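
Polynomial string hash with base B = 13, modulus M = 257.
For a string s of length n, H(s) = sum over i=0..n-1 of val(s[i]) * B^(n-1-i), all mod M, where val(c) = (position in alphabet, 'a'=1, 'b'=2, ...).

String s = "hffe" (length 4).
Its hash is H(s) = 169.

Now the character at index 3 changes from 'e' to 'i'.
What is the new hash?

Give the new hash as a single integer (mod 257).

Answer: 173

Derivation:
val('e') = 5, val('i') = 9
Position k = 3, exponent = n-1-k = 0
B^0 mod M = 13^0 mod 257 = 1
Delta = (9 - 5) * 1 mod 257 = 4
New hash = (169 + 4) mod 257 = 173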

◇ ◇ ◇

Task directions:
All lines in the records that contain "length" are to be copied and returned.

Worked solution:
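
For a string s of length n, H(s) = sum over i=0..n-1 of val(s[i]) * B^(n-1-i), all mod M, where val(c) = (position in alphabet, 'a'=1, 'b'=2, ...).
String s = "hffe" (length 4).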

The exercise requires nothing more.